## Exercise instructions
Your answer should be the records below, written out exactly.
Start of Block
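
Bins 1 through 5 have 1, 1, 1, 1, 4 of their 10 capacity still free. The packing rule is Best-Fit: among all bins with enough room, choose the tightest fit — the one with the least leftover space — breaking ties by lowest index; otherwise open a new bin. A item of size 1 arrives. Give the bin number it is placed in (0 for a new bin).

Bins with room: bin 1 (1), bin 2 (1), bin 3 (1), bin 4 (1), bin 5 (4).
Tightest fit is bin 1 with 1 free.

1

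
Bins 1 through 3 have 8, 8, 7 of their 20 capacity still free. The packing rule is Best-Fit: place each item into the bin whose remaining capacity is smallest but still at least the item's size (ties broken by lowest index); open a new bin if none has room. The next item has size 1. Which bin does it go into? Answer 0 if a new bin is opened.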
End of Block
## Answer space
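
Bins 1 through 5 have 1, 1, 1, 1, 4 of their 10 capacity still free. The packing rule is Best-Fit: among all bins with enough room, choose the tightest fit — the one with the least leftover space — breaking ties by lowest index; otherwise open a new bin. A item of size 1 arrives. Give the bin number it is placed in (0 for a new bin).

Bins with room: bin 1 (1), bin 2 (1), bin 3 (1), bin 4 (1), bin 5 (4).
Tightest fit is bin 1 with 1 free.

1

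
Bins 1 through 3 have 8, 8, 7 of their 20 capacity still free. The packing rule is Best-Fit: place each item into the bin whose remaining capacity is smallest but still at least the item's size (ties broken by lowest index); open a new bin if none has room. The next item has size 1. Which bin does it go into? Answer 0 if a new bin is opened.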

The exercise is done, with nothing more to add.